(DATASET EXCERPTS begins)

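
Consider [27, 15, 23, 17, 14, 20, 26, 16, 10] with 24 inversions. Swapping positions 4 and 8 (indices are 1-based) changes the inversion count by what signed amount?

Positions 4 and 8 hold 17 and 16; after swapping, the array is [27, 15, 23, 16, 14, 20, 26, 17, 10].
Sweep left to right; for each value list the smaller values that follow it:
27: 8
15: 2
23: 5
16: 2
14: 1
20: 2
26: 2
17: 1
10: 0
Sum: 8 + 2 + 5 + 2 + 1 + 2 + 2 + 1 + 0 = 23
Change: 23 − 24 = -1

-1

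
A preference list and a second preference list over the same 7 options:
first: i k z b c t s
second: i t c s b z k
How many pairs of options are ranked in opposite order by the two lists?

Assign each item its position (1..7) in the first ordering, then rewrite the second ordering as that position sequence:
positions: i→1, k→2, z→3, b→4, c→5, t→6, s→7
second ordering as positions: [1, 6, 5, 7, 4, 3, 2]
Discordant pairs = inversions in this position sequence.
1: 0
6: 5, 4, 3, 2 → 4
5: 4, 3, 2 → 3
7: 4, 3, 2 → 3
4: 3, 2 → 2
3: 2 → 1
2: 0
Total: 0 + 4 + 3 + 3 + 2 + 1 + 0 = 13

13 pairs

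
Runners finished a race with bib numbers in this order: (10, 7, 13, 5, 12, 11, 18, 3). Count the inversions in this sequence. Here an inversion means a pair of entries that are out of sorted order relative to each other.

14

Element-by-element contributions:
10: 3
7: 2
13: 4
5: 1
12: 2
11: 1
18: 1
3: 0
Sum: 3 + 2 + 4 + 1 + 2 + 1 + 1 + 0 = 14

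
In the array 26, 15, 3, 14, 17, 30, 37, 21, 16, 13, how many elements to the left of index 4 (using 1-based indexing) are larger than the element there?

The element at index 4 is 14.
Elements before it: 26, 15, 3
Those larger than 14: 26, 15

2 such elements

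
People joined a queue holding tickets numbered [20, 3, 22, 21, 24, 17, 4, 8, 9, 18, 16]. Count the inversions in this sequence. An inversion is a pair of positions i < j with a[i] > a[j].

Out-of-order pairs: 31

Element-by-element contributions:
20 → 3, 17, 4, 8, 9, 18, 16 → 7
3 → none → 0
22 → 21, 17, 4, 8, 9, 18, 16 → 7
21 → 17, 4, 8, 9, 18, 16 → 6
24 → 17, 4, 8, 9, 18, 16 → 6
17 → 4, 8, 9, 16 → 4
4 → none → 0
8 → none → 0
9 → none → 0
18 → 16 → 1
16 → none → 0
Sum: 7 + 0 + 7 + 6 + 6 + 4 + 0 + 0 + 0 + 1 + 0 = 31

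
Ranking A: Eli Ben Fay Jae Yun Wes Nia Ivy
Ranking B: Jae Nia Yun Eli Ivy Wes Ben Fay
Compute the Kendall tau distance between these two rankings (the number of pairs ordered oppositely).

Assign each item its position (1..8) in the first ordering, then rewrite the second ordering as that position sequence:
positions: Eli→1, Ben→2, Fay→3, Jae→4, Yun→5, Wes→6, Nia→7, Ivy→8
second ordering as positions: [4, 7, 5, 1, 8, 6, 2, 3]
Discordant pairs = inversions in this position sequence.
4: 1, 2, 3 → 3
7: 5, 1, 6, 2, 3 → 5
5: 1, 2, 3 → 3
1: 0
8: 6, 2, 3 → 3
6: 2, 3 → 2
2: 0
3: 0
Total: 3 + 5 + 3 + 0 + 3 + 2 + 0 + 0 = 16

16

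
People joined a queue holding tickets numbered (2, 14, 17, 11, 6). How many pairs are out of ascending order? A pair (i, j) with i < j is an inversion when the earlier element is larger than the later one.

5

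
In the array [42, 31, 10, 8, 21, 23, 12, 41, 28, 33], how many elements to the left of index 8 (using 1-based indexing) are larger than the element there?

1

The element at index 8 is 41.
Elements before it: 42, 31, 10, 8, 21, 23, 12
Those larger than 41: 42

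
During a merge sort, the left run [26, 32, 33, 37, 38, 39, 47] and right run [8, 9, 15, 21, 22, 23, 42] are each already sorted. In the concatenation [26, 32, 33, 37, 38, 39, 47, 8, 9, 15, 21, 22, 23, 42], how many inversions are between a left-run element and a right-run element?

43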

(DATASET EXCERPTS ends)
(DATASET EXCERPTS begins)

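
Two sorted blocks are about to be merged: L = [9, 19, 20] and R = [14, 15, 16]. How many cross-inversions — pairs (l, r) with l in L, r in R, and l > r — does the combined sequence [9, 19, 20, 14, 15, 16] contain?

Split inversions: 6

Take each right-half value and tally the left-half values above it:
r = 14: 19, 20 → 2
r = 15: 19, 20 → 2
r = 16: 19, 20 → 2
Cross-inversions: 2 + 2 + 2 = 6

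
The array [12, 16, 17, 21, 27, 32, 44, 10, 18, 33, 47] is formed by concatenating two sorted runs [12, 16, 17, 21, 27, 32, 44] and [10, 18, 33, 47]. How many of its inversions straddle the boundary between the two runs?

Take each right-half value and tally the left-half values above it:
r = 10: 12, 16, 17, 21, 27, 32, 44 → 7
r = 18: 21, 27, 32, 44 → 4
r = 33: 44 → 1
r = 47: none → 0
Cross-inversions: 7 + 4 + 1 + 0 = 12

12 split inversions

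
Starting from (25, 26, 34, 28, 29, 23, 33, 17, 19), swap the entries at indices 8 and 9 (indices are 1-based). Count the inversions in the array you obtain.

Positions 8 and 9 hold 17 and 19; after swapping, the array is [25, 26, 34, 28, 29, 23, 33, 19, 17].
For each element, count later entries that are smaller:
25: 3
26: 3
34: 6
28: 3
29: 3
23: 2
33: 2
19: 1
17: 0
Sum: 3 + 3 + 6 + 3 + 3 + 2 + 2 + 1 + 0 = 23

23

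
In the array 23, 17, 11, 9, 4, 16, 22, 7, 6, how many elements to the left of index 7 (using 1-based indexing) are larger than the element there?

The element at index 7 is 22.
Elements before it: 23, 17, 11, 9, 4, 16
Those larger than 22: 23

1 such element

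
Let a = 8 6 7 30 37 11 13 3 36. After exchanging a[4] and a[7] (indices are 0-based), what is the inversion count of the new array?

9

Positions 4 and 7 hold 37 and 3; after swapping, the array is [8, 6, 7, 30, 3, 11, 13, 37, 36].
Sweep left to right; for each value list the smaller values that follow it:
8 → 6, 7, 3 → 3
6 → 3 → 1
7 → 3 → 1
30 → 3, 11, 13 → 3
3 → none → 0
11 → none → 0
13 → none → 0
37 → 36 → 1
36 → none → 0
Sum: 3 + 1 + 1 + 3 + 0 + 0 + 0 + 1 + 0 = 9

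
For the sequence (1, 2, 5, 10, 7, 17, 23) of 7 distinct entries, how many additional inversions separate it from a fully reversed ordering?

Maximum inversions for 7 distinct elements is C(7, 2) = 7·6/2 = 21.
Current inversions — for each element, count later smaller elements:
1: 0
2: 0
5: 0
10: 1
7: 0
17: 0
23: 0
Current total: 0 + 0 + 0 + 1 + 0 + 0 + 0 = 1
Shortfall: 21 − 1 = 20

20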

(DATASET EXCERPTS ends)

■ THE PROBLEM: From the records above, extract exactly and only the lines that begin at the line with "Consider [27, 15, 23, 17, 14, 20, 26, 16, 10]" and stop after the line with "second: i t c s b z k".

■ TASK SOLUTION:
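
Consider [27, 15, 23, 17, 14, 20, 26, 16, 10] with 24 inversions. Swapping positions 4 and 8 (indices are 1-based) changes the inversion count by what signed amount?

Positions 4 and 8 hold 17 and 16; after swapping, the array is [27, 15, 23, 16, 14, 20, 26, 17, 10].
Sweep left to right; for each value list the smaller values that follow it:
27: 8
15: 2
23: 5
16: 2
14: 1
20: 2
26: 2
17: 1
10: 0
Sum: 8 + 2 + 5 + 2 + 1 + 2 + 2 + 1 + 0 = 23
Change: 23 − 24 = -1

-1

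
A preference list and a second preference list over the same 7 options:
first: i k z b c t s
second: i t c s b z k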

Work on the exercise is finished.